**EXERCISE DIRECTIONS**
The records below are to be reproduced word for word.
=== Begin Enclosure ===
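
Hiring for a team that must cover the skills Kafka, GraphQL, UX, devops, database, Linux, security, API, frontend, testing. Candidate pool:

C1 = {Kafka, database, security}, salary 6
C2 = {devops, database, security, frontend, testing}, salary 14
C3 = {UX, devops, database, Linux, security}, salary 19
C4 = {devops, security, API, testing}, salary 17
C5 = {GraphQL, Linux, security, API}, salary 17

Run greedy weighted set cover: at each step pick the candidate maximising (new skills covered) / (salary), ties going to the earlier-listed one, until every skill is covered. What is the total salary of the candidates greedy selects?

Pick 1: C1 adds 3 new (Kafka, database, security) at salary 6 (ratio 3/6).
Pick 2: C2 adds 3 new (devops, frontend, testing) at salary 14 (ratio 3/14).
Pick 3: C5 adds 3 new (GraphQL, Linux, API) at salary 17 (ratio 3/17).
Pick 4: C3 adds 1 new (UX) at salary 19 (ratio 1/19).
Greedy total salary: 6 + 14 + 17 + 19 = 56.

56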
=== End Enclosure ===
**RESPONSE TO THIS TASK**
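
Hiring for a team that must cover the skills Kafka, GraphQL, UX, devops, database, Linux, security, API, frontend, testing. Candidate pool:

C1 = {Kafka, database, security}, salary 6
C2 = {devops, database, security, frontend, testing}, salary 14
C3 = {UX, devops, database, Linux, security}, salary 19
C4 = {devops, security, API, testing}, salary 17
C5 = {GraphQL, Linux, security, API}, salary 17

Run greedy weighted set cover: at each step pick the candidate maximising (new skills covered) / (salary), ties going to the earlier-listed one, until every skill is covered. What is the total salary of the candidates greedy selects?

Pick 1: C1 adds 3 new (Kafka, database, security) at salary 6 (ratio 3/6).
Pick 2: C2 adds 3 new (devops, frontend, testing) at salary 14 (ratio 3/14).
Pick 3: C5 adds 3 new (GraphQL, Linux, API) at salary 17 (ratio 3/17).
Pick 4: C3 adds 1 new (UX) at salary 19 (ratio 1/19).
Greedy total salary: 6 + 14 + 17 + 19 = 56.

56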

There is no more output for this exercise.